__Exercise prompt__. Copy the full listing exactly.

__Information given__.

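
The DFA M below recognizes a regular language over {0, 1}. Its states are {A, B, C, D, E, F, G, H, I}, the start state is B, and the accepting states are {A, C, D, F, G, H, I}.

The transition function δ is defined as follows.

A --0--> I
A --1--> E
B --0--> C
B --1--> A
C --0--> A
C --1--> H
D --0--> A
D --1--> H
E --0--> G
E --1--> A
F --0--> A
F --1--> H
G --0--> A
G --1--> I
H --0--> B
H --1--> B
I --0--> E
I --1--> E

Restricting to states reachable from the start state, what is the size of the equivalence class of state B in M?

2

First remove the unreachable states {D,F}; 7 states remain.
Start with accepting vs non-accepting: {A,C,G,H,I} | {B,E}.
Refine {A,C,G,H,I} on symbol 0: members go to different blocks, giving {A,C,G} and {H,I}.
Refine {A,C,G} on symbol 0: members go to different blocks, giving {C,G} and {A}.
Stable partition: {C,G} | {B,E} | {H,I} | {A} — 4 equivalence classes.
The equivalence class containing B is {B,E}, of size 2.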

__Output for this task__.
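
The DFA M below recognizes a regular language over {0, 1}. Its states are {A, B, C, D, E, F, G, H, I}, the start state is B, and the accepting states are {A, C, D, F, G, H, I}.

The transition function δ is defined as follows.

A --0--> I
A --1--> E
B --0--> C
B --1--> A
C --0--> A
C --1--> H
D --0--> A
D --1--> H
E --0--> G
E --1--> A
F --0--> A
F --1--> H
G --0--> A
G --1--> I
H --0--> B
H --1--> B
I --0--> E
I --1--> E

Restricting to states reachable from the start state, what is the size of the equivalence class of state B in M?

2

First remove the unreachable states {D,F}; 7 states remain.
Start with accepting vs non-accepting: {A,C,G,H,I} | {B,E}.
Refine {A,C,G,H,I} on symbol 0: members go to different blocks, giving {A,C,G} and {H,I}.
Refine {A,C,G} on symbol 0: members go to different blocks, giving {C,G} and {A}.
Stable partition: {C,G} | {B,E} | {H,I} | {A} — 4 equivalence classes.
The equivalence class containing B is {B,E}, of size 2.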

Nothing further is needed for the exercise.